__EXERCISE AIM__
A word-for-word repetition of the records beneath this task is the expected answer.
=== DATA RECORDS ===
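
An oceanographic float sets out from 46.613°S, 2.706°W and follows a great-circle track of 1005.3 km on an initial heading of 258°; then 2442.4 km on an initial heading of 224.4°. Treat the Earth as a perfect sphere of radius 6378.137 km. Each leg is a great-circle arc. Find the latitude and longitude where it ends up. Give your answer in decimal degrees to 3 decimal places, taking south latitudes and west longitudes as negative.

Apply the spherical direct solution leg by leg, carrying full precision between legs.
Leg 1: from (-46.613°, -2.706°), δ = 1005.3/6378.137 = 0.157617 rad, θ = 258° → φ = -47.743°, λ = -15.904°.
Leg 2: from (-47.743°, -15.904°), δ = 2442.4/6378.137 = 0.382933 rad, θ = 224.4° → φ = -60.003°, λ = -47.431°.

latitude -60.003°, longitude -47.431°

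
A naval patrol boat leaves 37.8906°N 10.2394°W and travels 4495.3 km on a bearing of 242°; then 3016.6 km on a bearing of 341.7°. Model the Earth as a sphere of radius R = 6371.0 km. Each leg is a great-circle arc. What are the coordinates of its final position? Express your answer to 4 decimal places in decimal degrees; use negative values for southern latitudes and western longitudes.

latitude 38.5982°, longitude -56.8079°

Apply the spherical direct solution leg by leg, carrying full precision between legs.
Leg 1: from (37.8906°, -10.2394°), δ = 4495.3/6371 = 0.705588 rad, θ = 242° → φ = 13.1353°, λ = -46.2517°.
Leg 2: from (13.1353°, -46.2517°), δ = 3016.6/6371 = 0.473489 rad, θ = 341.7° → φ = 38.5982°, λ = -56.8079°.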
===
__YOUR SOLUTION__
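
An oceanographic float sets out from 46.613°S, 2.706°W and follows a great-circle track of 1005.3 km on an initial heading of 258°; then 2442.4 km on an initial heading of 224.4°. Treat the Earth as a perfect sphere of radius 6378.137 km. Each leg is a great-circle arc. Find the latitude and longitude where it ends up. Give your answer in decimal degrees to 3 decimal places, taking south latitudes and west longitudes as negative.

Apply the spherical direct solution leg by leg, carrying full precision between legs.
Leg 1: from (-46.613°, -2.706°), δ = 1005.3/6378.137 = 0.157617 rad, θ = 258° → φ = -47.743°, λ = -15.904°.
Leg 2: from (-47.743°, -15.904°), δ = 2442.4/6378.137 = 0.382933 rad, θ = 224.4° → φ = -60.003°, λ = -47.431°.

latitude -60.003°, longitude -47.431°

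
A naval patrol boat leaves 37.8906°N 10.2394°W and travels 4495.3 km on a bearing of 242°; then 3016.6 km on a bearing of 341.7°. Model the Earth as a sphere of radius R = 6371.0 km. Each leg is a great-circle arc. What are the coordinates of its final position? Express your answer to 4 decimal places in decimal degrees; use negative values for southern latitudes and western longitudes.

latitude 38.5982°, longitude -56.8079°

Apply the spherical direct solution leg by leg, carrying full precision between legs.
Leg 1: from (37.8906°, -10.2394°), δ = 4495.3/6371 = 0.705588 rad, θ = 242° → φ = 13.1353°, λ = -46.2517°.
Leg 2: from (13.1353°, -46.2517°), δ = 3016.6/6371 = 0.473489 rad, θ = 341.7° → φ = 38.5982°, λ = -56.8079°.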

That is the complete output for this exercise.